*Your instructions*
Exactly reproduce the line that contains "A stock's value" and all lines after it in the entries below, through the very last line.

═════ Record extracts ═════

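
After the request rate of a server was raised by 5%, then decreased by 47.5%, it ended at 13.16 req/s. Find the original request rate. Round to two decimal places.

Undoing the 47.5% decrease: 13.16 ÷ 0.525 ≈ 25.066667.
Undoing the 5% increase: 25.066667 ÷ 1.05 ≈ 23.87 req/s.

23.87 req/s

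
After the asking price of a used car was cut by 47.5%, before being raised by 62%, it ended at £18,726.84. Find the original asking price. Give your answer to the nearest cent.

£22,018.62

Undoing the 62% increase: £18,726.84 ÷ 1.62 ≈ £11559.777778.
Undoing the 47.5% decrease: £11559.777778 ÷ 0.525 ≈ £22,018.62.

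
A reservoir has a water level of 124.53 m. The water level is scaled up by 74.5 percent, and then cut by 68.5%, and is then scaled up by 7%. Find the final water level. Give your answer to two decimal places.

Each change multiplies by a factor: 1.745 × 0.315 × 1.07 = 0.58815225.
124.53 × 0.58815225 = 73.2425996925 ≈ 73.24.

73.24 m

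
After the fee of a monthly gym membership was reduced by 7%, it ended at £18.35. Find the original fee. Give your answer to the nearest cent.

The overall multiplier applied was 0.93.
So the original fee was £18.35 ÷ 0.93 ≈ £19.73.

£19.73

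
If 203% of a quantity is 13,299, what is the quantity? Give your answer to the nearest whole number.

13,299 ÷ 2.03 ≈ 6,551.

6,551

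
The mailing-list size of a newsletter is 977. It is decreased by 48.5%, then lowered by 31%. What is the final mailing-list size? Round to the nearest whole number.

Apply the 48.5% decrease: 977 × 0.515 = 503.155.
After the 31% decrease: 503.155 × 0.69 = 347.17695 ≈ 347.

347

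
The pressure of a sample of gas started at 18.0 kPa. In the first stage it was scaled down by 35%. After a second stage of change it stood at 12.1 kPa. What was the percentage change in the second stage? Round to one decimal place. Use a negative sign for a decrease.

After the first stage: 18.0 × 0.65 = 11.7.
Second-stage multiplier: 12.1 ÷ 11.7 ≈ 1.03419.
That is a change of 3.4%.

3.4%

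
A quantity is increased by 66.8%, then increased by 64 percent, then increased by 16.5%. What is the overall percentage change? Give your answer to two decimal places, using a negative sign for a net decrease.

218.69%

The combined multiplier is 1.668 × 1.64 × 1.165 = 3.1868808.
That corresponds to an increase of 218.69%.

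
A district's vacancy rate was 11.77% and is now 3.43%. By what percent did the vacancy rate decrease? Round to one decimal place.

70.9%

The change is 3.43 − 11.77 = -8.34 percentage points.
Relative to the original 11.77%, that is -8.34 ÷ 11.77 ≈ -70.9%.
So the vacancy rate fell by 70.9%.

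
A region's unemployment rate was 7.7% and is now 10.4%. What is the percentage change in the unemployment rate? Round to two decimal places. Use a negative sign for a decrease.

The change is 10.4 − 7.7 = 2.7 percentage points.
Relative to the original 7.7%, that is 2.7 ÷ 7.7 ≈ 35.06%.

35.06%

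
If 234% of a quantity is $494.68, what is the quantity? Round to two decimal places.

$211.40

$494.68 ÷ 2.34 ≈ $211.40.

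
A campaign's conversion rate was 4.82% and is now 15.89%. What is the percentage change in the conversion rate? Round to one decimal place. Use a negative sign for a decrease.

229.7%

The change is 15.89 − 4.82 = 11.07 percentage points.
Relative to the original 4.82%, that is 11.07 ÷ 4.82 ≈ 229.7%.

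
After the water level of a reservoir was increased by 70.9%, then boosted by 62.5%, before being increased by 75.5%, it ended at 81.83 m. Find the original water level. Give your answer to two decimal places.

The overall multiplier applied was 1.709 × 1.625 × 1.755 = 4.873854375.
So the original water level was 81.83 ÷ 4.873854375 ≈ 16.79 m.

16.79 m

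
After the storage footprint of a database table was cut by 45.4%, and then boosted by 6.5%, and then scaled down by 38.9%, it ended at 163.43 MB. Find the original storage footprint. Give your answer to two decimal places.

The overall multiplier applied was 0.546 × 1.065 × 0.611 = 0.35529039.
So the original storage footprint was 163.43 ÷ 0.35529039 ≈ 459.99 MB.

459.99 MB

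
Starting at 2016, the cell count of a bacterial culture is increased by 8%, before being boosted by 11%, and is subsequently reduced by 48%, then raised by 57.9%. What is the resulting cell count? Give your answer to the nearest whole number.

Each change multiplies by a factor: 1.08 × 1.11 × 0.52 × 1.579 = 0.984310704.
2016 × 0.984310704 = 1984.370379264 ≈ 1984.

1984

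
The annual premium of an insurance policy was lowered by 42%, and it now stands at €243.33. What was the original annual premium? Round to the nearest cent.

€419.53

The overall multiplier applied was 0.58.
So the original annual premium was €243.33 ÷ 0.58 ≈ €419.53.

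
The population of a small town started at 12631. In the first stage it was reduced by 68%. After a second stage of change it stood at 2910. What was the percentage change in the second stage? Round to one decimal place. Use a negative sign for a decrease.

After the first stage: 12631 × 0.32 = 4041.92.
Second-stage multiplier: 2910 ÷ 4041.92 ≈ 0.71995.
That is a change of -28.0%.

-28.0%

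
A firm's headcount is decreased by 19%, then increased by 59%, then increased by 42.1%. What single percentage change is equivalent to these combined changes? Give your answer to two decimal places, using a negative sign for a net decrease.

83.01%

A 19% decrease multiplies by 0.81.
Then a 59% increase: 0.81 × 1.59 = 1.2879.
Then a 42.1% increase: 1.2879 × 1.421 = 1.8301059.
Overall factor 1.8301059, i.e. 83.01%.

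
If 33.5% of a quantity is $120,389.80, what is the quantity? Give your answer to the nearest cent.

$359,372.54

$120,389.80 ÷ 0.335 ≈ $359,372.54.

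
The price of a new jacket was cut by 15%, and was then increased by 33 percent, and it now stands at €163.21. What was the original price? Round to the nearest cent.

€144.37

Undoing the 33% increase: €163.21 ÷ 1.33 ≈ €122.714286.
Undoing the 15% decrease: €122.714286 ÷ 0.85 ≈ €144.37.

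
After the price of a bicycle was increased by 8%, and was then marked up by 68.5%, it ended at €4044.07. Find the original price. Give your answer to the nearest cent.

€2222.26

The overall multiplier applied was 1.08 × 1.685 = 1.8198.
So the original price was €4044.07 ÷ 1.8198 ≈ €2222.26.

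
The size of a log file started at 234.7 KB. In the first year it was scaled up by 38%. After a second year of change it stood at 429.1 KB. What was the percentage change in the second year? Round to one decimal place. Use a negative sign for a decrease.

32.5%

After the first year: 234.7 × 1.38 = 323.886.
Second-year multiplier: 429.1 ÷ 323.886 ≈ 1.32485.
That is a change of 32.5%.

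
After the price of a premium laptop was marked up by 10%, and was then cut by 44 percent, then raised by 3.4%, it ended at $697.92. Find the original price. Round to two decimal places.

$1,095.73

The overall multiplier applied was 1.1 × 0.56 × 1.034 = 0.636944.
So the original price was $697.92 ÷ 0.636944 ≈ $1,095.73.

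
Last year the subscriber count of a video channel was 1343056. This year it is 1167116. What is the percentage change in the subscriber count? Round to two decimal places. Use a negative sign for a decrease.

Change: 1167116 − 1343056 = -175940.
Relative to the original: -175940 ÷ 1343056 ≈ -13.10%.

-13.10%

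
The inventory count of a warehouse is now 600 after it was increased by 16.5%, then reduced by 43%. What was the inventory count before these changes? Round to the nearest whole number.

904

The overall multiplier applied was 1.165 × 0.57 = 0.66405.
So the original inventory count was 600 ÷ 0.66405 ≈ 904.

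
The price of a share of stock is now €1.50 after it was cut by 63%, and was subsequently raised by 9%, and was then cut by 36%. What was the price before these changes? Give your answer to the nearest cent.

Undoing the 36% decrease: €1.50 ÷ 0.64 = €2.34375.
Undoing the 9% increase: €2.34375 ÷ 1.09 ≈ €2.150229.
Undoing the 63% decrease: €2.150229 ÷ 0.37 ≈ €5.81.

€5.81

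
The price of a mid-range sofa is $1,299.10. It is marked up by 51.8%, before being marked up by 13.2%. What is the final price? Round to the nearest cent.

$2,232.34

Each change multiplies by a factor: 1.518 × 1.132 = 1.718376.
$1,299.10 × 1.718376 = $2232.3422616 ≈ $2,232.34.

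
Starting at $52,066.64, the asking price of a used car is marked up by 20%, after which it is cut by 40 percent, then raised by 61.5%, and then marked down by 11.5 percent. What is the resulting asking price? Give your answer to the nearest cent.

Each change multiplies by a factor: 1.2 × 0.6 × 1.615 × 0.885 = 1.029078.
$52,066.64 × 1.029078 = $53580.63375792 ≈ $53,580.63.

$53,580.63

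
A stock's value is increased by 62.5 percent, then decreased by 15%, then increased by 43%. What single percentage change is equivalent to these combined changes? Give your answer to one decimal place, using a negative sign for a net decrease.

97.5%

A 62.5% increase multiplies by 1.625.
Then a 15% decrease: 1.625 × 0.85 = 1.38125.
Then a 43% increase: 1.38125 × 1.43 = 1.9751875.
Overall factor 1.9751875, i.e. 97.5%.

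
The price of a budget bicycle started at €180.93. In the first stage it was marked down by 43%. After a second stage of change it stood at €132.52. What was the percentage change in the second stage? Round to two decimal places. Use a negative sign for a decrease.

After the first stage: €180.93 × 0.57 = €103.1301.
Second-stage multiplier: €132.52 ÷ €103.1301 ≈ 1.284979.
That is a change of 28.50%.

28.50%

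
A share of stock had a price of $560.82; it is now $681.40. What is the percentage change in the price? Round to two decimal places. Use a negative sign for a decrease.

21.50%

Change: $681.40 − $560.82 = $120.58.
Relative to the original: $120.58 ÷ $560.82 ≈ 21.50%.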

═════

*Solution to the problem*
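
A stock's value is increased by 62.5 percent, then decreased by 15%, then increased by 43%. What single percentage change is equivalent to these combined changes? Give your answer to one decimal place, using a negative sign for a net decrease.

97.5%

A 62.5% increase multiplies by 1.625.
Then a 15% decrease: 1.625 × 0.85 = 1.38125.
Then a 43% increase: 1.38125 × 1.43 = 1.9751875.
Overall factor 1.9751875, i.e. 97.5%.

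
The price of a budget bicycle started at €180.93. In the first stage it was marked down by 43%. After a second stage of change it stood at €132.52. What was the percentage change in the second stage? Round to two decimal places. Use a negative sign for a decrease.

After the first stage: €180.93 × 0.57 = €103.1301.
Second-stage multiplier: €132.52 ÷ €103.1301 ≈ 1.284979.
That is a change of 28.50%.

28.50%

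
A share of stock had a price of $560.82; it is now $681.40. What is the percentage change in the price? Round to two decimal places. Use a negative sign for a decrease.

21.50%

Change: $681.40 − $560.82 = $120.58.
Relative to the original: $120.58 ÷ $560.82 ≈ 21.50%.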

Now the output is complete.